PROVIDED INFORMATION.
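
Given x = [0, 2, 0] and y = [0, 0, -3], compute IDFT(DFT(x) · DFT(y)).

(x ⊛ y)[n] = Σ(m=0 to 2) x[m] · y[(n-m) mod 3]

Computing each output sample:
(x ⊛ y)[0] = -6
(x ⊛ y)[1] = 0
(x ⊛ y)[2] = 0

x ⊛ y = [-6, 0, 0]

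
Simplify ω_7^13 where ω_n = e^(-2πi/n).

Since ω_7^7 = 1, powers reduce modulo 7.
13 mod 7 = 6
So ω_7^13 = ω_7^6 = e^(-2πi·6/7)

ω_7^13 = ω_7^6 = 0.6235+0.7818i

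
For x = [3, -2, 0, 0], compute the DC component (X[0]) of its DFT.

X[0] = Σ(n=0 to 3) x[n] · ω_4^0 = Σ x[n]
= (3) + (-2) + (0) + (0)

X[0] = 1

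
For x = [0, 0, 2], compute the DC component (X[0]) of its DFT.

X[0] = Σ(n=0 to 2) x[n] · ω_3^0 = Σ x[n]
= (0) + (0) + (2)

X[0] = 2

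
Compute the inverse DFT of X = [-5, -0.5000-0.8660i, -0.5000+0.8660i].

x[n] = (1/3) Σ(k=0 to 2) X[k] · e^(2πikn/3)

Computing each x[n]:
x[0] = -2
x[1] = -1
x[2] = -2

x = [-2, -1, -2]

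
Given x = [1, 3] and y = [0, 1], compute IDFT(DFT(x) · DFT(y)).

(x ⊛ y)[n] = Σ(m=0 to 1) x[m] · y[(n-m) mod 2]

Computing each output sample:
(x ⊛ y)[0] = 3
(x ⊛ y)[1] = 1

x ⊛ y = [3, 1]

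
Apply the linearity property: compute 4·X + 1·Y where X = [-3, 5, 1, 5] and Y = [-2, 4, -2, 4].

By linearity: DFT(4x + 1y) = 4·DFT(x) + 1·DFT(y)
= 4·[-3, 5, 1, 5] + 1·[-2, 4, -2, 4]

Computing element-wise:
Z[0] = 4·(-3) + 1·(-2) = -14
Z[1] = 4·(5) + 1·(4) = 24
Z[2] = 4·(1) + 1·(-2) = 2
Z[3] = 4·(5) + 1·(4) = 24

DFT(4x + 1y) = 4·X + 1·Y = [-14, 24, 2, 24]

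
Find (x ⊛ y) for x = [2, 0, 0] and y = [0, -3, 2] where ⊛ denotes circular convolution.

(x ⊛ y)[n] = Σ(m=0 to 2) x[m] · y[(n-m) mod 3]

Computing each output sample:
(x ⊛ y)[0] = 0
(x ⊛ y)[1] = -6
(x ⊛ y)[2] = 4

x ⊛ y = [0, -6, 4]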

TRY IT. Restate word for word the lines from the one holding "Compute the inverse" through the last line of the listing, omitting every earlier line.

ANSWER SECTION.
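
Compute the inverse DFT of X = [-5, -0.5000-0.8660i, -0.5000+0.8660i].

x[n] = (1/3) Σ(k=0 to 2) X[k] · e^(2πikn/3)

Computing each x[n]:
x[0] = -2
x[1] = -1
x[2] = -2

x = [-2, -1, -2]

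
Given x = [1, 3] and y = [0, 1], compute IDFT(DFT(x) · DFT(y)).

(x ⊛ y)[n] = Σ(m=0 to 1) x[m] · y[(n-m) mod 2]

Computing each output sample:
(x ⊛ y)[0] = 3
(x ⊛ y)[1] = 1

x ⊛ y = [3, 1]

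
Apply the linearity property: compute 4·X + 1·Y where X = [-3, 5, 1, 5] and Y = [-2, 4, -2, 4].

By linearity: DFT(4x + 1y) = 4·DFT(x) + 1·DFT(y)
= 4·[-3, 5, 1, 5] + 1·[-2, 4, -2, 4]

Computing element-wise:
Z[0] = 4·(-3) + 1·(-2) = -14
Z[1] = 4·(5) + 1·(4) = 24
Z[2] = 4·(1) + 1·(-2) = 2
Z[3] = 4·(5) + 1·(4) = 24

DFT(4x + 1y) = 4·X + 1·Y = [-14, 24, 2, 24]

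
Find (x ⊛ y) for x = [2, 0, 0] and y = [0, -3, 2] where ⊛ denotes circular convolution.

(x ⊛ y)[n] = Σ(m=0 to 2) x[m] · y[(n-m) mod 3]

Computing each output sample:
(x ⊛ y)[0] = 0
(x ⊛ y)[1] = -6
(x ⊛ y)[2] = 4

x ⊛ y = [0, -6, 4]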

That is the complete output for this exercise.